### PROBLEM
Please reproduce the following records exactly, with nothing omitted.

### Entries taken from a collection
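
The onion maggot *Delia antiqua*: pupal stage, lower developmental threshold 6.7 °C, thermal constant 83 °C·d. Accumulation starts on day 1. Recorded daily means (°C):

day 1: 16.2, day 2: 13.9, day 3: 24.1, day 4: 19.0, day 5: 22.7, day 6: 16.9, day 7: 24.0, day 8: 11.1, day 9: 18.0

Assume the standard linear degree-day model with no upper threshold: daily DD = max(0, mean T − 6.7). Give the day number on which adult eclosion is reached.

Daily DD above 6.7 °C: 9.5, 7.2, 17.4, 12.3, 16.0, 10.2, 17.3, 4.4, 11.3.
Cumulative: 9.5, 16.7, 34.1, 46.4, 62.4, 72.6, 89.9, 94.3, 105.6.
The total first reaches 83 DD on day 7.

day 7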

### SOLVED EXERCISE
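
The onion maggot *Delia antiqua*: pupal stage, lower developmental threshold 6.7 °C, thermal constant 83 °C·d. Accumulation starts on day 1. Recorded daily means (°C):

day 1: 16.2, day 2: 13.9, day 3: 24.1, day 4: 19.0, day 5: 22.7, day 6: 16.9, day 7: 24.0, day 8: 11.1, day 9: 18.0

Assume the standard linear degree-day model with no upper threshold: daily DD = max(0, mean T − 6.7). Give the day number on which adult eclosion is reached.

Daily DD above 6.7 °C: 9.5, 7.2, 17.4, 12.3, 16.0, 10.2, 17.3, 4.4, 11.3.
Cumulative: 9.5, 16.7, 34.1, 46.4, 62.4, 72.6, 89.9, 94.3, 105.6.
The total first reaches 83 DD on day 7.

day 7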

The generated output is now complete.